Below are records; state how many of their lines hold the word "seismic", and give only the figure.

● Input data:
>>>
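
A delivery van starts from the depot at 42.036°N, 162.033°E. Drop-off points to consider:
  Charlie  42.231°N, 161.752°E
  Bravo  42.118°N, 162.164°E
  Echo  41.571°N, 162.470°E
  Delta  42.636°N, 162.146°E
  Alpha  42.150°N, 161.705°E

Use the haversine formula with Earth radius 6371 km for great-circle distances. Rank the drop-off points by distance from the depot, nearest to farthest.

Bravo, Alpha, Charlie, Echo, Delta

Computing each great-circle distance from 42.036°N, 162.033°E:
Bravo 42.118°N, 162.164°E: 14.1 km
Alpha 42.150°N, 161.705°E: 29.9 km
Charlie 42.231°N, 161.752°E: 31.7 km
Echo 41.571°N, 162.470°E: 63.1 km
Delta 42.636°N, 162.146°E: 67.4 km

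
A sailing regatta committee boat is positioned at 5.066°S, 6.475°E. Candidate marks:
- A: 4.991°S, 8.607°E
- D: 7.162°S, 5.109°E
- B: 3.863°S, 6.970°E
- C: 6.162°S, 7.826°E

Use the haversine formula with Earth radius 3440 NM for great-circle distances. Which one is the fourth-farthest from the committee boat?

Distances from the committee boat (5.066°S, 6.475°E):
D: 150.0 NM
A: 127.6 NM
C: 104.1 NM
B: 78.1 NM
The fourth-farthest is B at 78.1 NM.

B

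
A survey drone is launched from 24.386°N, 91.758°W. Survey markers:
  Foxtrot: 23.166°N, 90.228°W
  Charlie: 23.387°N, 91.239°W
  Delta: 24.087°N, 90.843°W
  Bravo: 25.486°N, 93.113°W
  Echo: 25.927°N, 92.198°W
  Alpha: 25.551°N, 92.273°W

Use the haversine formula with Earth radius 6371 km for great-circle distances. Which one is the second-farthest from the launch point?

Distance to each, sorted:
Foxtrot: 206.5 km
Bravo: 183.4 km
Echo: 177.0 km
Alpha: 139.6 km
Charlie: 123.0 km
Delta: 98.6 km
The second-farthest is Bravo at 183.4 km.

Bravo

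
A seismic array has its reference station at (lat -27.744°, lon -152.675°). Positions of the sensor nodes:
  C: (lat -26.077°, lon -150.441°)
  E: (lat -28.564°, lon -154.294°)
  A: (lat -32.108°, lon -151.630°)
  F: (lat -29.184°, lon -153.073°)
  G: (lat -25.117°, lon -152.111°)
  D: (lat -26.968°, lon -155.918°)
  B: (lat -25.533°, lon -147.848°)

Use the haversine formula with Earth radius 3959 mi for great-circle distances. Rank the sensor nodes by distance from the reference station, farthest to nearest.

B, A, D, G, C, E, F

Distances from the reference station:
B (lat -25.533°, lon -147.848°): 335.0 mi
A (lat -32.108°, lon -151.630°): 308.0 mi
D (lat -26.968°, lon -155.918°): 206.1 mi
G (lat -25.117°, lon -152.111°): 184.8 mi
C (lat -26.077°, lon -150.441°): 179.5 mi
E (lat -28.564°, lon -154.294°): 113.7 mi
F (lat -29.184°, lon -153.073°): 102.4 mi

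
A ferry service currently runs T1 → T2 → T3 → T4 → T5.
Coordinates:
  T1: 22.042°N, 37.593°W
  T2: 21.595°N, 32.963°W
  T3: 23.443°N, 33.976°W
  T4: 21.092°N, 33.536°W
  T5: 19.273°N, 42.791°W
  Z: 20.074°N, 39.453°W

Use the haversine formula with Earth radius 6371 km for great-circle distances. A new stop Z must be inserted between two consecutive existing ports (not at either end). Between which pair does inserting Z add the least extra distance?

between T4 and T5

Added distance for inserting Z between each consecutive pair:
T1–T2: 506.5 km
T2–T3: 1143.3 km
T3–T4: 1039.2 km
T4–T5: 0.2 km
Smallest added distance is 0.2 km, inserting between T4 and T5.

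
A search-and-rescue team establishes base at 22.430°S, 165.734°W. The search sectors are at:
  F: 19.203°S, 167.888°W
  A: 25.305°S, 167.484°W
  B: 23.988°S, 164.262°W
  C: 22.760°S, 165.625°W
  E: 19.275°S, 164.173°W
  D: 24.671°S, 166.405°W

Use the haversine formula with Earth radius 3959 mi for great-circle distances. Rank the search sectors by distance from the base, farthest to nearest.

F, E, A, D, B, C

Distances from the base:
F 19.203°S, 167.888°W: 262.8 mi
E 19.275°S, 164.173°W: 240.2 mi
A 25.305°S, 167.484°W: 227.3 mi
D 24.671°S, 166.405°W: 160.6 mi
B 23.988°S, 164.262°W: 142.6 mi
C 22.760°S, 165.625°W: 23.8 mi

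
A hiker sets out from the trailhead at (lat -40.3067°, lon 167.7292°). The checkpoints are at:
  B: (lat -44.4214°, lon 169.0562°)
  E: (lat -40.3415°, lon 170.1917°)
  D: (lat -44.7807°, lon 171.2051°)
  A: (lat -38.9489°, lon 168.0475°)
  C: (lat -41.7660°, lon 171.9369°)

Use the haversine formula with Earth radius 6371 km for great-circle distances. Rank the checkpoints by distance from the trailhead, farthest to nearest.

Distance from the trailhead at (lat -40.3067°, lon 167.7292°) to each:
D (lat -44.7807°, lon 171.2051°): 573.1 km
B (lat -44.4214°, lon 169.0562°): 470.3 km
C (lat -41.7660°, lon 171.9369°): 388.4 km
E (lat -40.3415°, lon 170.1917°): 208.8 km
A (lat -38.9489°, lon 168.0475°): 153.4 km

D, B, C, E, A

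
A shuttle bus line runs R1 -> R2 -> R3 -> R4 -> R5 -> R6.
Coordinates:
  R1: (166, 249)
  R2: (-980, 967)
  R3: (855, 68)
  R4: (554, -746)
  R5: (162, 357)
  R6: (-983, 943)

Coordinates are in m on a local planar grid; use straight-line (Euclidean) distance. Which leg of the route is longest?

Leg distances:
R1→R2: 1352.3 m
R2→R3: 2043.4 m
R3→R4: 867.9 m
R4→R5: 1170.6 m
R5→R6: 1286.2 m
The longest leg is R2–R3 at 2043.4 m.

R2–R3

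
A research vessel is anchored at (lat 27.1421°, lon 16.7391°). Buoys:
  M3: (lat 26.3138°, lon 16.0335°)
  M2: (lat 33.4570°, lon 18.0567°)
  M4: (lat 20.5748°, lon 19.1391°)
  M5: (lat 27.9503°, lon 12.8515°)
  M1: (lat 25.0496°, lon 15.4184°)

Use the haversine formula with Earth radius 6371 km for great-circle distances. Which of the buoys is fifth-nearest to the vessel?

M4

Distance to each, sorted:
M3: 115.7 km
M1: 267.4 km
M5: 393.7 km
M2: 713.5 km
M4: 769.9 km
The fifth-nearest is M4 at 769.9 km.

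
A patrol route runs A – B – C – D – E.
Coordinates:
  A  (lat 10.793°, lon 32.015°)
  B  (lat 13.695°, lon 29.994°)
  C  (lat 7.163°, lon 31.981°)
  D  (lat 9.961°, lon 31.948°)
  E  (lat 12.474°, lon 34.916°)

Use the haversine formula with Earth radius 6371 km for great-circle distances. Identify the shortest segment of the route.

Leg distances:
A→B: 390.3 km
B→C: 758.1 km
C→D: 311.1 km
D→E: 427.6 km
The shortest leg is C–D at 311.1 km.

C–D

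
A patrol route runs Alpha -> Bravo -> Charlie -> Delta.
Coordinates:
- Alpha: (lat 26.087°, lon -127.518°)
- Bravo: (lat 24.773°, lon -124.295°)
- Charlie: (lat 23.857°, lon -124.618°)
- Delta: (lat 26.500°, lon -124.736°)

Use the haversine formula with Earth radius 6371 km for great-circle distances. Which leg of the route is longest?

Leg distances:
Alpha→Bravo: 355.1 km
Bravo→Charlie: 107.0 km
Charlie→Delta: 294.1 km
The longest leg is Alpha–Bravo at 355.1 km.

Alpha–Bravo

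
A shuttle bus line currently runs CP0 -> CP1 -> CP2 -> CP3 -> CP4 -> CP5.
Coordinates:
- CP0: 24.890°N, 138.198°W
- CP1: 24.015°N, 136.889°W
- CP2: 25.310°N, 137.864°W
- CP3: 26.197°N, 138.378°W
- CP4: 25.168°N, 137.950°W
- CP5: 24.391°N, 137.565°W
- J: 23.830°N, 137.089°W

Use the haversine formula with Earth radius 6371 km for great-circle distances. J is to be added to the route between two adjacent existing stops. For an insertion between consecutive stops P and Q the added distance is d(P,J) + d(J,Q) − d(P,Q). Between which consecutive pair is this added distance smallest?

Added distance for inserting J between each consecutive pair:
CP0–CP1: 27.4 km
CP1–CP2: 36.7 km
CP2–CP3: 364.5 km
CP3–CP4: 343.7 km
CP4–CP5: 156.6 km
Smallest added distance is 27.4 km, inserting between CP0 and CP1.

between CP0 and CP1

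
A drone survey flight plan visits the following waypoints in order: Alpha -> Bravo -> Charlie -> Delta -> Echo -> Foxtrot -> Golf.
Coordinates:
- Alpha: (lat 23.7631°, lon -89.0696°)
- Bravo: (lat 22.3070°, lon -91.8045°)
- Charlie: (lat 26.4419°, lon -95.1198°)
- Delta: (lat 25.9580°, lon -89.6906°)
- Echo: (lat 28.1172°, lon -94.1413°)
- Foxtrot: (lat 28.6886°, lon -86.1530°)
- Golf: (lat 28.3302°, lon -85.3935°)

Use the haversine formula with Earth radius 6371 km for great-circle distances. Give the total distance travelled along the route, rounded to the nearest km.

Leg distances:
Alpha→Bravo: 323.3 km  (cumulative 323.3 km)
Bravo→Charlie: 569.3 km  (cumulative 892.6 km)
Charlie→Delta: 544.3 km  (cumulative 1436.9 km)
Delta→Echo: 501.9 km  (cumulative 1938.8 km)
Echo→Foxtrot: 783.8 km  (cumulative 2722.5 km)
Foxtrot→Golf: 84.2 km  (cumulative 2806.8 km)
Total route length ≈ 2807 km.

2807 km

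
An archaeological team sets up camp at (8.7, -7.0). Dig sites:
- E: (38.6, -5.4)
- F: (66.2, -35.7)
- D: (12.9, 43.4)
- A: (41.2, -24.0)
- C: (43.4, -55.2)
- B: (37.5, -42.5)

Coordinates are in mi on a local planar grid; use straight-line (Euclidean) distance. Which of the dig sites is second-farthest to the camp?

C

Distances from the camp ((8.7, -7.0)):
F: 64.3 mi
C: 59.4 mi
D: 50.6 mi
B: 45.7 mi
A: 36.7 mi
E: 29.9 mi
The second-farthest is C at 59.4 mi.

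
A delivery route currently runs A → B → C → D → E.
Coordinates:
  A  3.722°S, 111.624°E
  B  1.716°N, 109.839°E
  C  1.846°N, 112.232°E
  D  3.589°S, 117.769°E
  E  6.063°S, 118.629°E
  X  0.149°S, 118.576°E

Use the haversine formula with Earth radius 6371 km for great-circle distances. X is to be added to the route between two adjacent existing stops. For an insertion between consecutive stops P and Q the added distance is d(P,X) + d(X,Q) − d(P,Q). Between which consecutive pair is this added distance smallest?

between C and D

Added distance for inserting X between each consecutive pair:
A–B: 1225.5 km
B–C: 1466.3 km
C–D: 269.7 km
D–E: 759.4 km
Smallest added distance is 269.7 km, inserting between C and D.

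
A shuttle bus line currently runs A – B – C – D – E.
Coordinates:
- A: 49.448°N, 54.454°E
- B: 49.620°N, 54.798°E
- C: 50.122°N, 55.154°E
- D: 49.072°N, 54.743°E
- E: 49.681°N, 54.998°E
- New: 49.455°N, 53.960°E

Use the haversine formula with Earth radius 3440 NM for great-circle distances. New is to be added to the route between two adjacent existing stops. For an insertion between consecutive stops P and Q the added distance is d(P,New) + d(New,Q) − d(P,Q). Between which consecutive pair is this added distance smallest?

between C and D

Added distance for inserting New between each consecutive pair:
A–B: 36.5 NM
B–C: 62.2 NM
C–D: 34.5 NM
D–E: 43.1 NM
Smallest added distance is 34.5 NM, inserting between C and D.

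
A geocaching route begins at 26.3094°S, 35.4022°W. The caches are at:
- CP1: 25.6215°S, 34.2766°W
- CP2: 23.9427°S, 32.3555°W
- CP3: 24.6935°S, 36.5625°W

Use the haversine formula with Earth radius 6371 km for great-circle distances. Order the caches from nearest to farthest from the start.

Distance from the start at 26.3094°S, 35.4022°W to each:
CP1 25.6215°S, 34.2766°W: 136.1 km
CP3 24.6935°S, 36.5625°W: 214.1 km
CP2 23.9427°S, 32.3555°W: 404.1 km

CP1, CP3, CP2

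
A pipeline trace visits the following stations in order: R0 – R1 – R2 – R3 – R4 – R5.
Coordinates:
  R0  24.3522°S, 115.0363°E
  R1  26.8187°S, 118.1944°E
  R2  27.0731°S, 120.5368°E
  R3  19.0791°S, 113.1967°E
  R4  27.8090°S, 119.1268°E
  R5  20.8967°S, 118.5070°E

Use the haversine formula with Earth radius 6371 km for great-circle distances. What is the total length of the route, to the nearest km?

Leg distances:
R0→R1: 418.9 km  (cumulative 418.9 km)
R1→R2: 233.9 km  (cumulative 652.8 km)
R2→R3: 1162.9 km  (cumulative 1815.8 km)
R3→R4: 1143.3 km  (cumulative 2959.1 km)
R4→R5: 771.2 km  (cumulative 3730.2 km)
Total route length ≈ 3730 km.

3730 km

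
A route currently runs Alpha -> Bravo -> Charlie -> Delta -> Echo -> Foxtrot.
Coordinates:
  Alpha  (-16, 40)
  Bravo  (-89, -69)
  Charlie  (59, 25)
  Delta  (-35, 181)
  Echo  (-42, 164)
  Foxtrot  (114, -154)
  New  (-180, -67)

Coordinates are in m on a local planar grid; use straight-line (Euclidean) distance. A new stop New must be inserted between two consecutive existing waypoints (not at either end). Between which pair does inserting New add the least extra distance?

between Alpha and Bravo

Added distance for inserting New between each consecutive pair:
Alpha–Bravo: 155.7 m
Bravo–Charlie: 171.8 m
Charlie–Delta: 361.2 m
Delta–Echo: 538.0 m
Echo–Foxtrot: 221.5 m
Smallest added distance is 155.7 m, inserting between Alpha and Bravo.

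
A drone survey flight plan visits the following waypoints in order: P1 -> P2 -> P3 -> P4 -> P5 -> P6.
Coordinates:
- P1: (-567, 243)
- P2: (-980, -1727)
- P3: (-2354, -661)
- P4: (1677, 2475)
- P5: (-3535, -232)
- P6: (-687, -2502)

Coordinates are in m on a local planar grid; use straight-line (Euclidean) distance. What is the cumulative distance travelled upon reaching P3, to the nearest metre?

3752 m

Leg distances:
P1→P2: 2012.8 m  (cumulative 2012.8 m)
P2→P3: 1739.0 m  (cumulative 3751.9 m)
Cumulative distance at P3 ≈ 3752 m.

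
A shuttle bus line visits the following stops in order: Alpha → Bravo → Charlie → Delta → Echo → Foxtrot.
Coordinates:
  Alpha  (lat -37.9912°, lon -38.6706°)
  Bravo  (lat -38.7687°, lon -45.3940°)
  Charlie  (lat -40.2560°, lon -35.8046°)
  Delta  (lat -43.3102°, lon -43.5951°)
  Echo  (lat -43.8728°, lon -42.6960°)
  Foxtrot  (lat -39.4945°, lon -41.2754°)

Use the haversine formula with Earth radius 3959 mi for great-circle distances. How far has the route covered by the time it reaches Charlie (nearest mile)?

889 mi

Leg distances:
Alpha→Bravo: 368.0 mi  (cumulative 368.0 mi)
Bravo→Charlie: 521.1 mi  (cumulative 889.2 mi)
Cumulative distance at Charlie ≈ 889 mi.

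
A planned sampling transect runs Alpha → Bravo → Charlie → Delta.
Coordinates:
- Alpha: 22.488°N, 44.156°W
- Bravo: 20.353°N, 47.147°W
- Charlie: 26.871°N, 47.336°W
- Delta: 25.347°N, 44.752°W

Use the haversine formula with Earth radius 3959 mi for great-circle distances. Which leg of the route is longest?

Bravo–Charlie

Leg distances:
Alpha→Bravo: 242.4 mi
Bravo→Charlie: 450.5 mi
Charlie→Delta: 191.8 mi
The longest leg is Bravo–Charlie at 450.5 mi.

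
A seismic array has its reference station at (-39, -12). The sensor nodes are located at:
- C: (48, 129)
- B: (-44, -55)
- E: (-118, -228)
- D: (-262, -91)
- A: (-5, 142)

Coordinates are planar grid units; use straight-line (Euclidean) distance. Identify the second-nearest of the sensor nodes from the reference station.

Distances from the reference station ((-39, -12)):
B: 43.3
A: 157.7
C: 165.7
E: 230.0
D: 236.6
The second-nearest is A at 157.7.

A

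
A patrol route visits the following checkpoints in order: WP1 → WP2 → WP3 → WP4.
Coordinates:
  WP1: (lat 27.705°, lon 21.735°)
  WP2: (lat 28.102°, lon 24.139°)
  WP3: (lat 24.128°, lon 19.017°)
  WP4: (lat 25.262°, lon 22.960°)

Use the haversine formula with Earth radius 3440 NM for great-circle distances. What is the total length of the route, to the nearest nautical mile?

Leg distances:
WP1→WP2: 129.8 NM  (cumulative 129.8 NM)
WP2→WP3: 364.8 NM  (cumulative 494.6 NM)
WP3→WP4: 225.6 NM  (cumulative 720.2 NM)
Total route length ≈ 720 NM.

720 NM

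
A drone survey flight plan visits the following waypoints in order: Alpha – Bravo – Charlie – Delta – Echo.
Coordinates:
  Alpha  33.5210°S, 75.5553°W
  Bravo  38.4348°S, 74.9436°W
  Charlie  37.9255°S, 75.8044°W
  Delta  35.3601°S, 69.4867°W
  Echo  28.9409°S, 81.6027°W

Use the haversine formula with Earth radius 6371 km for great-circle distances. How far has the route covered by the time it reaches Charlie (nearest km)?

Leg distances:
Alpha→Bravo: 549.2 km  (cumulative 549.2 km)
Bravo→Charlie: 94.2 km  (cumulative 643.3 km)
Cumulative distance at Charlie ≈ 643 km.

643 km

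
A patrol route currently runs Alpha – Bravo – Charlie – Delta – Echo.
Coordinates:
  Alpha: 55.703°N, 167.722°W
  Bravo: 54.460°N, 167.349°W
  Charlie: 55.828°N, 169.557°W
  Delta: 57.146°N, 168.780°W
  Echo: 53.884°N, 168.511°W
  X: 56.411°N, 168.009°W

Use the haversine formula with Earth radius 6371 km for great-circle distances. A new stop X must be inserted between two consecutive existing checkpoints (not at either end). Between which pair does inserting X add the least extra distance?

Added distance for inserting X between each consecutive pair:
Alpha–Bravo: 161.4 km
Bravo–Charlie: 129.8 km
Charlie–Delta: 55.9 km
Delta–Echo: 13.9 km
Smallest added distance is 13.9 km, inserting between Delta and Echo.

between Delta and Echo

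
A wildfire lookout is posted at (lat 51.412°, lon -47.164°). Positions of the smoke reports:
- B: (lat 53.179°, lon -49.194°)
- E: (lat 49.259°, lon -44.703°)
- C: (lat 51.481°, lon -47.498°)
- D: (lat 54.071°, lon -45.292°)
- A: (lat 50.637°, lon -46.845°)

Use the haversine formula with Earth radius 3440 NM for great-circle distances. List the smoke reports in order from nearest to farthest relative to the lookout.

Distances from the lookout:
C (lat 51.481°, lon -47.498°): 13.2 NM
A (lat 50.637°, lon -46.845°): 48.1 NM
B (lat 53.179°, lon -49.194°): 129.6 NM
E (lat 49.259°, lon -44.703°): 160.0 NM
D (lat 54.071°, lon -45.292°): 173.5 NM

C, A, B, E, D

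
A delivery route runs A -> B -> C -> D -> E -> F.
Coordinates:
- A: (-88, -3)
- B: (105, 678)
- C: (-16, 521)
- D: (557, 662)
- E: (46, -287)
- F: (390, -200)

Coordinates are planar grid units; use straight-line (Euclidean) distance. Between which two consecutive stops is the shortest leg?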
<<<
● Solution for this task:
2